Saved entries:
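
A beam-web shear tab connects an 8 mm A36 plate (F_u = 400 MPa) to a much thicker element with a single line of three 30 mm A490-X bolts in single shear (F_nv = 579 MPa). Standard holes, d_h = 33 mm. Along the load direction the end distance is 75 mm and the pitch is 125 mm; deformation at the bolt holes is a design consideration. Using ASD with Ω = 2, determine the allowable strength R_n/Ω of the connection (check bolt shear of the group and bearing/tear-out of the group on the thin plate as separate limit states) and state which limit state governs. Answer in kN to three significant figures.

Bolt shear: A_b = π·30²/4 = 706.9 mm²; R_n = 579 × 706.9 × 3 × 1 / 1000 = 1228 kN → 1228 / 2 = 614 kN.
Bearing (1.2 l_c t F_u ≤ 2.4 d t F_u): upper limit = 2.4·30·8·400 / 1000 = 230.4 kN.
  Edge l_c = 75 − 33/2 = 58.5 → r_n = 224.6 kN; interior l_c = 125 − 33 = 92 → r_n = 230.4 kN.
  R_n,bearing = 1·224.6 + 2·230.4 = 685.4 kN → 685.4 / 2 = 343 kN.
Bearing governs: 343 kN.

343 kN (bearing governs)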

• WHAT IS BEING ASKED
Please repeat the data in full so that nothing differs from the original.

• RESPONSE AREA
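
A beam-web shear tab connects an 8 mm A36 plate (F_u = 400 MPa) to a much thicker element with a single line of three 30 mm A490-X bolts in single shear (F_nv = 579 MPa). Standard holes, d_h = 33 mm. Along the load direction the end distance is 75 mm and the pitch is 125 mm; deformation at the bolt holes is a design consideration. Using ASD with Ω = 2, determine the allowable strength R_n/Ω of the connection (check bolt shear of the group and bearing/tear-out of the group on the thin plate as separate limit states) and state which limit state governs. Answer in kN to three significant figures.

Bolt shear: A_b = π·30²/4 = 706.9 mm²; R_n = 579 × 706.9 × 3 × 1 / 1000 = 1228 kN → 1228 / 2 = 614 kN.
Bearing (1.2 l_c t F_u ≤ 2.4 d t F_u): upper limit = 2.4·30·8·400 / 1000 = 230.4 kN.
  Edge l_c = 75 − 33/2 = 58.5 → r_n = 224.6 kN; interior l_c = 125 − 33 = 92 → r_n = 230.4 kN.
  R_n,bearing = 1·224.6 + 2·230.4 = 685.4 kN → 685.4 / 2 = 343 kN.
Bearing governs: 343 kN.

343 kN (bearing governs)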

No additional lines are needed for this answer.